### ABOUT THIS TASK
Of all the lines below, output only those starting at the one with "What is -133*(95 + (15 - 1*(-40)))?" and ending at the one with "Answer: -1215", both ends included, exactly as written.

### MATERIAL TO PROCESS
• • • • •

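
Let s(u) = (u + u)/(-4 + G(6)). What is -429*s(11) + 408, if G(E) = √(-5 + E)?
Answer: 3554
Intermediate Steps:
s(u) = -2*u/3 (s(u) = (u + u)/(-4 + √(-5 + 6)) = (2*u)/(-4 + √1) = (2*u)/(-4 + 1) = (2*u)/(-3) = (2*u)*(-⅓) = -2*u/3)
-429*s(11) + 408 = -(-286)*11 + 408 = -429*(-22/3) + 408 = 3146 + 408 = 3554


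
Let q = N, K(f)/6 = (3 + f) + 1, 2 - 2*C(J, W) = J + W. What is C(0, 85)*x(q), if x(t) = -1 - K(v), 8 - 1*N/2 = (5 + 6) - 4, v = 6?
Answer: 5063/2 ≈ 2531.5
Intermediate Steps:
C(J, W) = 1 - J/2 - W/2 (C(J, W) = 1 - (J + W)/2 = 1 + (-J/2 - W/2) = 1 - J/2 - W/2)
K(f) = 24 + 6*f (K(f) = 6*((3 + f) + 1) = 6*(4 + f) = 24 + 6*f)
N = 2 (N = 16 - 2*((5 + 6) - 4) = 16 - 2*(11 - 4) = 16 - 2*7 = 16 - 14 = 2)
q = 2
x(t) = -61 (x(t) = -1 - (24 + 6*6) = -1 - (24 + 36) = -1 - 1*60 = -1 - 60 = -61)
C(0, 85)*x(q) = (1 - 1/2*0 - 1/2*85)*(-61) = (1 + 0 - 85/2)*(-61) = -83/2*(-61) = 5063/2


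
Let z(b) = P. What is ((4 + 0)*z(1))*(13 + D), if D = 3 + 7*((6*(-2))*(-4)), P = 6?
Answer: 8448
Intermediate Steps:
z(b) = 6
D = 339 (D = 3 + 7*(-12*(-4)) = 3 + 7*48 = 3 + 336 = 339)
((4 + 0)*z(1))*(13 + D) = ((4 + 0)*6)*(13 + 339) = (4*6)*352 = 24*352 = 8448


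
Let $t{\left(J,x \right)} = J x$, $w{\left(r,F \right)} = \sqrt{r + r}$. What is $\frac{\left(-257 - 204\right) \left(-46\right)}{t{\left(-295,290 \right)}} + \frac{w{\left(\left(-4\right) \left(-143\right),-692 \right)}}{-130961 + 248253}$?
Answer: $- \frac{10603}{42775} + \frac{\sqrt{286}}{58646} \approx -0.24759$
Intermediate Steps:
$w{\left(r,F \right)} = \sqrt{2} \sqrt{r}$ ($w{\left(r,F \right)} = \sqrt{2 r} = \sqrt{2} \sqrt{r}$)
$\frac{\left(-257 - 204\right) \left(-46\right)}{t{\left(-295,290 \right)}} + \frac{w{\left(\left(-4\right) \left(-143\right),-692 \right)}}{-130961 + 248253} = \frac{\left(-257 - 204\right) \left(-46\right)}{\left(-295\right) 290} + \frac{\sqrt{2} \sqrt{\left(-4\right) \left(-143\right)}}{-130961 + 248253} = \frac{\left(-461\right) \left(-46\right)}{-85550} + \frac{\sqrt{2} \sqrt{572}}{117292} = 21206 \left(- \frac{1}{85550}\right) + \sqrt{2} \cdot 2 \sqrt{143} \cdot \frac{1}{117292} = - \frac{10603}{42775} + 2 \sqrt{286} \cdot \frac{1}{117292} = - \frac{10603}{42775} + \frac{\sqrt{286}}{58646}$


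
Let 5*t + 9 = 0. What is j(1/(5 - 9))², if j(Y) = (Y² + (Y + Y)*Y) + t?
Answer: 16641/6400 ≈ 2.6002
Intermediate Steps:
t = -9/5 (t = -9/5 + (⅕)*0 = -9/5 + 0 = -9/5 ≈ -1.8000)
j(Y) = -9/5 + 3*Y² (j(Y) = (Y² + (Y + Y)*Y) - 9/5 = (Y² + (2*Y)*Y) - 9/5 = (Y² + 2*Y²) - 9/5 = 3*Y² - 9/5 = -9/5 + 3*Y²)
j(1/(5 - 9))² = (-9/5 + 3*(1/(5 - 9))²)² = (-9/5 + 3*(1/(-4))²)² = (-9/5 + 3*(-¼)²)² = (-9/5 + 3*(1/16))² = (-9/5 + 3/16)² = (-129/80)² = 16641/6400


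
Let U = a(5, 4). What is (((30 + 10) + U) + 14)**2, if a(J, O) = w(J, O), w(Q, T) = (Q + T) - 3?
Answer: 3600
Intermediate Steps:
w(Q, T) = -3 + Q + T
a(J, O) = -3 + J + O
U = 6 (U = -3 + 5 + 4 = 6)
(((30 + 10) + U) + 14)**2 = (((30 + 10) + 6) + 14)**2 = ((40 + 6) + 14)**2 = (46 + 14)**2 = 60**2 = 3600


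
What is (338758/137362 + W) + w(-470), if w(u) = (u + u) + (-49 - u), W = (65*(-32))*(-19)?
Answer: 2678797060/68681 ≈ 39003.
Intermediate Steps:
W = 39520 (W = -2080*(-19) = 39520)
w(u) = -49 + u (w(u) = 2*u + (-49 - u) = -49 + u)
(338758/137362 + W) + w(-470) = (338758/137362 + 39520) + (-49 - 470) = (338758*(1/137362) + 39520) - 519 = (169379/68681 + 39520) - 519 = 2714442499/68681 - 519 = 2678797060/68681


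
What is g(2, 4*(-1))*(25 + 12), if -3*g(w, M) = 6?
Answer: -74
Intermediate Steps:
g(w, M) = -2 (g(w, M) = -⅓*6 = -2)
g(2, 4*(-1))*(25 + 12) = -2*(25 + 12) = -2*37 = -74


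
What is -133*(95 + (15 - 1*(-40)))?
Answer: -19950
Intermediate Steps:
-133*(95 + (15 - 1*(-40))) = -133*(95 + (15 + 40)) = -133*(95 + 55) = -133*150 = -19950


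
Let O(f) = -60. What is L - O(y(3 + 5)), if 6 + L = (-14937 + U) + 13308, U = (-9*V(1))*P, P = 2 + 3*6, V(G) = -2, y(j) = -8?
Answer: -1215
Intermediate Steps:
P = 20 (P = 2 + 18 = 20)
U = 360 (U = -9*(-2)*20 = 18*20 = 360)
L = -1275 (L = -6 + ((-14937 + 360) + 13308) = -6 + (-14577 + 13308) = -6 - 1269 = -1275)
L - O(y(3 + 5)) = -1275 - 1*(-60) = -1275 + 60 = -1215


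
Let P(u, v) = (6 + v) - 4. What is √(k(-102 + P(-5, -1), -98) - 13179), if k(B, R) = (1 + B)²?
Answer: 17*I*√11 ≈ 56.383*I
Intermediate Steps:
P(u, v) = 2 + v
√(k(-102 + P(-5, -1), -98) - 13179) = √((1 + (-102 + (2 - 1)))² - 13179) = √((1 + (-102 + 1))² - 13179) = √((1 - 101)² - 13179) = √((-100)² - 13179) = √(10000 - 13179) = √(-3179) = 17*I*√11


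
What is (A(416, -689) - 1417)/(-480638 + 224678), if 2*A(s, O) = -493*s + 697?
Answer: 1535/3792 ≈ 0.40480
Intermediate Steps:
A(s, O) = 697/2 - 493*s/2 (A(s, O) = (-493*s + 697)/2 = (697 - 493*s)/2 = 697/2 - 493*s/2)
(A(416, -689) - 1417)/(-480638 + 224678) = ((697/2 - 493/2*416) - 1417)/(-480638 + 224678) = ((697/2 - 102544) - 1417)/(-255960) = (-204391/2 - 1417)*(-1/255960) = -207225/2*(-1/255960) = 1535/3792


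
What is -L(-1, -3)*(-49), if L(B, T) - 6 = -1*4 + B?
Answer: 49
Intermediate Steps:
L(B, T) = 2 + B (L(B, T) = 6 + (-1*4 + B) = 6 + (-4 + B) = 2 + B)
-L(-1, -3)*(-49) = -(2 - 1)*(-49) = -(-49) = -1*(-49) = 49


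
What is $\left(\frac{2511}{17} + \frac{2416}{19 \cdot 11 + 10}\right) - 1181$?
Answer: $- \frac{3805882}{3723} \approx -1022.3$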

• • • • •

### EXERCISE OUTPUT
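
What is -133*(95 + (15 - 1*(-40)))?
Answer: -19950
Intermediate Steps:
-133*(95 + (15 - 1*(-40))) = -133*(95 + (15 + 40)) = -133*(95 + 55) = -133*150 = -19950


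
Let O(f) = -60. What is L - O(y(3 + 5)), if 6 + L = (-14937 + U) + 13308, U = (-9*V(1))*P, P = 2 + 3*6, V(G) = -2, y(j) = -8?
Answer: -1215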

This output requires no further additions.